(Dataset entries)
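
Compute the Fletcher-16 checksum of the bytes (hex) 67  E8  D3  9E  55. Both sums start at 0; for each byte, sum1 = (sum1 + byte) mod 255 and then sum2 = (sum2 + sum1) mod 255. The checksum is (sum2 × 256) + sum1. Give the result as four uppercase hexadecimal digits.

Running sums (mod 255):
  after byte 0 (67): sum1=103, sum2=103
  after byte 1 (E8): sum1=80, sum2=183
  after byte 2 (D3): sum1=36, sum2=219
  after byte 3 (9E): sum1=194, sum2=158
  after byte 4 (55): sum1=24, sum2=182
Checksum = sum2·256 + sum1 = 182·256 + 24 = 46616 = 0xB618.

B618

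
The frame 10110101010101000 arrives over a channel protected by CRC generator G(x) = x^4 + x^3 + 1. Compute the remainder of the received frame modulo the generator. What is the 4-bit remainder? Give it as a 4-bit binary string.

Modulo-2 division of 10110101010101000 by 11001:
  pos 0: 10110 XOR 11001 = 01111
  pos 1: 11111 XOR 11001 = 00110
  pos 3: 11001 XOR 11001 = 00000
  pos 9: 10101 XOR 11001 = 01100
  pos 10: 11000 XOR 11001 = 00001
Remainder = 0100 (nonzero — an error is detected).

0100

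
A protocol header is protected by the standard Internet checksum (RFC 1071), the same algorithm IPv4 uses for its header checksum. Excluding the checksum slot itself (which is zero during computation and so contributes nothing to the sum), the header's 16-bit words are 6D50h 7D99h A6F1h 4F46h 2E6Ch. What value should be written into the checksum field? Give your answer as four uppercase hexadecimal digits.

F071

One's-complement addition (fold any carry out of bit 15 back into bit 0):
  0x6D50 + 0x7D99 = 0x0EAE9
  0xEAE9 + 0xA6F1 = 0x191DA → wrap carry → 0x91DB
  0x91DB + 0x4F46 = 0x0E121
  0xE121 + 0x2E6C = 0x10F8D → wrap carry → 0x0F8E
One's-complement sum = 0x0F8E.
Checksum = ~0x0F8E & 0xFFFF = 0xF071.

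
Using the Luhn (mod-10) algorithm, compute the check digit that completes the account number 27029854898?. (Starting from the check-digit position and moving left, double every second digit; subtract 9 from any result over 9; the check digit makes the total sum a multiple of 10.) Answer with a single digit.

2

Partial digits right→left: 8 9 8 4 5 8 9 2 0 7 2
Double every second digit counting from the check-digit position (so the 1st, 3rd, 5th, ... of the partial from the right).
  doubled (with −9 where >9): 7 7 1 9 0 4 → sum 28
  kept as-is: 9 4 8 2 7 → sum 30
Total = 28 + 30 = 58.
Check digit = (10 − (58 mod 10)) mod 10 = 2.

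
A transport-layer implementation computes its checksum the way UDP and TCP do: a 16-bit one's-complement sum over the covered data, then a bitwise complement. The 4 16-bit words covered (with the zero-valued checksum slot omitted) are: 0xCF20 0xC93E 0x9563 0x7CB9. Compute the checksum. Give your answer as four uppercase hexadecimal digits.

5583

One's-complement addition (fold any carry out of bit 15 back into bit 0):
  0xCF20 + 0xC93E = 0x1985E → wrap carry → 0x985F
  0x985F + 0x9563 = 0x12DC2 → wrap carry → 0x2DC3
  0x2DC3 + 0x7CB9 = 0x0AA7C
One's-complement sum = 0xAA7C.
Checksum = ~0xAA7C & 0xFFFF = 0x5583.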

• Work to complete: Could every entry above be printed again, word for word?

• Written response:
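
Compute the Fletcher-16 checksum of the bytes (hex) 67  E8  D3  9E  55. Both sums start at 0; for each byte, sum1 = (sum1 + byte) mod 255 and then sum2 = (sum2 + sum1) mod 255. The checksum is (sum2 × 256) + sum1. Give the result as four uppercase hexadecimal digits.

Running sums (mod 255):
  after byte 0 (67): sum1=103, sum2=103
  after byte 1 (E8): sum1=80, sum2=183
  after byte 2 (D3): sum1=36, sum2=219
  after byte 3 (9E): sum1=194, sum2=158
  after byte 4 (55): sum1=24, sum2=182
Checksum = sum2·256 + sum1 = 182·256 + 24 = 46616 = 0xB618.

B618

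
The frame 10110101010101000 arrives over a channel protected by CRC generator G(x) = x^4 + x^3 + 1. Compute the remainder of the received frame modulo the generator. What is the 4-bit remainder? Give it as a 4-bit binary string.

Modulo-2 division of 10110101010101000 by 11001:
  pos 0: 10110 XOR 11001 = 01111
  pos 1: 11111 XOR 11001 = 00110
  pos 3: 11001 XOR 11001 = 00000
  pos 9: 10101 XOR 11001 = 01100
  pos 10: 11000 XOR 11001 = 00001
Remainder = 0100 (nonzero — an error is detected).

0100

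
A protocol header is protected by the standard Internet checksum (RFC 1071), the same algorithm IPv4 uses for its header checksum. Excluding the checksum slot itself (which is zero during computation and so contributes nothing to the sum), the header's 16-bit words are 6D50h 7D99h A6F1h 4F46h 2E6Ch. What value should be written into the checksum field? Give your answer as four uppercase hexadecimal digits.

F071

One's-complement addition (fold any carry out of bit 15 back into bit 0):
  0x6D50 + 0x7D99 = 0x0EAE9
  0xEAE9 + 0xA6F1 = 0x191DA → wrap carry → 0x91DB
  0x91DB + 0x4F46 = 0x0E121
  0xE121 + 0x2E6C = 0x10F8D → wrap carry → 0x0F8E
One's-complement sum = 0x0F8E.
Checksum = ~0x0F8E & 0xFFFF = 0xF071.

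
Using the Luhn (mod-10) algorithm, compute the check digit that completes the account number 27029854898?. (Starting from the check-digit position and moving left, double every second digit; subtract 9 from any result over 9; the check digit makes the total sum a multiple of 10.) Answer with a single digit.

2

Partial digits right→left: 8 9 8 4 5 8 9 2 0 7 2
Double every second digit counting from the check-digit position (so the 1st, 3rd, 5th, ... of the partial from the right).
  doubled (with −9 where >9): 7 7 1 9 0 4 → sum 28
  kept as-is: 9 4 8 2 7 → sum 30
Total = 28 + 30 = 58.
Check digit = (10 − (58 mod 10)) mod 10 = 2.

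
A transport-layer implementation computes its checksum the way UDP and TCP do: a 16-bit one's-complement sum over the covered data, then a bitwise complement. The 4 16-bit words covered (with the zero-valued checksum slot omitted) are: 0xCF20 0xC93E 0x9563 0x7CB9. Compute the checksum. Give your answer as four uppercase hexadecimal digits.

5583

One's-complement addition (fold any carry out of bit 15 back into bit 0):
  0xCF20 + 0xC93E = 0x1985E → wrap carry → 0x985F
  0x985F + 0x9563 = 0x12DC2 → wrap carry → 0x2DC3
  0x2DC3 + 0x7CB9 = 0x0AA7C
One's-complement sum = 0xAA7C.
Checksum = ~0xAA7C & 0xFFFF = 0x5583.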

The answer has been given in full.